AIM OF THE TASK
Entries follow. Set all of them down as they stand.
----------
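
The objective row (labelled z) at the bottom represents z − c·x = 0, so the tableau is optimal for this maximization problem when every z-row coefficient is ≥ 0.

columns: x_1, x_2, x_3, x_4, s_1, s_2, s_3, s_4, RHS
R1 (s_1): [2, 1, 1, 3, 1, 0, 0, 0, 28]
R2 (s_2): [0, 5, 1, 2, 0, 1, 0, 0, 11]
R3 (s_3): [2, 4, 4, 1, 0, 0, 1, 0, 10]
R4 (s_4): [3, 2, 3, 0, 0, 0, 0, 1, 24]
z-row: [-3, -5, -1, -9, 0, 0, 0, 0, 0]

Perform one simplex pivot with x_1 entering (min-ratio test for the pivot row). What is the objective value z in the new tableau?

Ratio test on column x_1 — row 1: 28/2 = 14; row 2: entry 0 ≤ 0; row 3: 10/2 = 5; row 4: 24/3 = 8. Minimum is 5 at row 3 (s_3 leaves); pivot element 2.
Pivot on row 3; the z-row RHS becomes 0 − (-3)·5 = 15.

15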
----------
OUTPUT FOR THIS EXERCISE
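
The objective row (labelled z) at the bottom represents z − c·x = 0, so the tableau is optimal for this maximization problem when every z-row coefficient is ≥ 0.

columns: x_1, x_2, x_3, x_4, s_1, s_2, s_3, s_4, RHS
R1 (s_1): [2, 1, 1, 3, 1, 0, 0, 0, 28]
R2 (s_2): [0, 5, 1, 2, 0, 1, 0, 0, 11]
R3 (s_3): [2, 4, 4, 1, 0, 0, 1, 0, 10]
R4 (s_4): [3, 2, 3, 0, 0, 0, 0, 1, 24]
z-row: [-3, -5, -1, -9, 0, 0, 0, 0, 0]

Perform one simplex pivot with x_1 entering (min-ratio test for the pivot row). What is the objective value z in the new tableau?

Ratio test on column x_1 — row 1: 28/2 = 14; row 2: entry 0 ≤ 0; row 3: 10/2 = 5; row 4: 24/3 = 8. Minimum is 5 at row 3 (s_3 leaves); pivot element 2.
Pivot on row 3; the z-row RHS becomes 0 − (-3)·5 = 15.

15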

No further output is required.